*Aim of the task*.
Only the lines from the one containing "In an idealized" through the end of the material are to be echoed, each exactly as it appears.

*Supplied data*.

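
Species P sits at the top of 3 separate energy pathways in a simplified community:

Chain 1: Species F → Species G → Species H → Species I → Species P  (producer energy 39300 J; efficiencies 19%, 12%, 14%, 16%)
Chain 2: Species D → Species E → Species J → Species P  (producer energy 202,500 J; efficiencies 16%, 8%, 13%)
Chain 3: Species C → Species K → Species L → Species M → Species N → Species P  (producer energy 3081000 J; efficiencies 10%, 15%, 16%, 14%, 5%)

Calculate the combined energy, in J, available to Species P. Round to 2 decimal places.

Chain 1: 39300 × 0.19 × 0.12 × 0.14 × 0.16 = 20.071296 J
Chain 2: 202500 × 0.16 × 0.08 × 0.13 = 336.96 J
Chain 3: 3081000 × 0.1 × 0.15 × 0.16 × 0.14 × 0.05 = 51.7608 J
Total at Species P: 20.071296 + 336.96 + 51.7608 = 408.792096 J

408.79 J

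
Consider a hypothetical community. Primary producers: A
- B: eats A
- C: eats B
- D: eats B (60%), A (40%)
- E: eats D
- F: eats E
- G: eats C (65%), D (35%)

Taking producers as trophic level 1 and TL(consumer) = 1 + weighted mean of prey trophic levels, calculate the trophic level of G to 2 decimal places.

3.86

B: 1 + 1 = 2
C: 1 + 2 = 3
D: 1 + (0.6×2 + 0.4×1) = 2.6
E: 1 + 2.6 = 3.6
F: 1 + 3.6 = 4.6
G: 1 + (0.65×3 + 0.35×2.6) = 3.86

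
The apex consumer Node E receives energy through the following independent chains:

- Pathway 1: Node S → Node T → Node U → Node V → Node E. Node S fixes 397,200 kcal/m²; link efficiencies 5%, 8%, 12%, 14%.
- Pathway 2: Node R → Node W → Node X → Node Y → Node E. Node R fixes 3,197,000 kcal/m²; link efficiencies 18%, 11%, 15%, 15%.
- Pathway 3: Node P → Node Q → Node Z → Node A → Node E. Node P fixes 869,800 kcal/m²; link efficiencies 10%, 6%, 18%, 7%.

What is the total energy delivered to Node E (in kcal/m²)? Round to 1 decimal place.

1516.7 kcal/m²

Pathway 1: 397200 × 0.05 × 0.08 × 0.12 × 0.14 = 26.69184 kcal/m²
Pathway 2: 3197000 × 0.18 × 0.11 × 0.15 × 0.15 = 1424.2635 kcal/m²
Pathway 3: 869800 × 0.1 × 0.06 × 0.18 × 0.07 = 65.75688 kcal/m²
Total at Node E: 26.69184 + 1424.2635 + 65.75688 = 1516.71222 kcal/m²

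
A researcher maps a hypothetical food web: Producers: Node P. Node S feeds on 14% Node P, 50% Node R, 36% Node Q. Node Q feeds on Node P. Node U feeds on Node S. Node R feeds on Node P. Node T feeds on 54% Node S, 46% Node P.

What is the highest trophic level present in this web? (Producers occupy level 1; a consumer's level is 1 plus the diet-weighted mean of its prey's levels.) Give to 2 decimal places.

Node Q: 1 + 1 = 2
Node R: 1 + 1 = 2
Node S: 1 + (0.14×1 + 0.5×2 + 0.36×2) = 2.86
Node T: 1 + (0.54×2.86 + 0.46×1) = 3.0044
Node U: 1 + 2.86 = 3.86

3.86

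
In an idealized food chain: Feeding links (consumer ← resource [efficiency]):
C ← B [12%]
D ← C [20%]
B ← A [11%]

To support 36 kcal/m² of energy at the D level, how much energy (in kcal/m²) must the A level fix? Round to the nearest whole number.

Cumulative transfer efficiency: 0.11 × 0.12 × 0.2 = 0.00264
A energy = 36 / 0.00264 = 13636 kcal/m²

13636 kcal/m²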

*Finished exercise*.
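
In an idealized food chain: Feeding links (consumer ← resource [efficiency]):
C ← B [12%]
D ← C [20%]
B ← A [11%]

To support 36 kcal/m² of energy at the D level, how much energy (in kcal/m²) must the A level fix? Round to the nearest whole number.

Cumulative transfer efficiency: 0.11 × 0.12 × 0.2 = 0.00264
A energy = 36 / 0.00264 = 13636 kcal/m²

13636 kcal/m²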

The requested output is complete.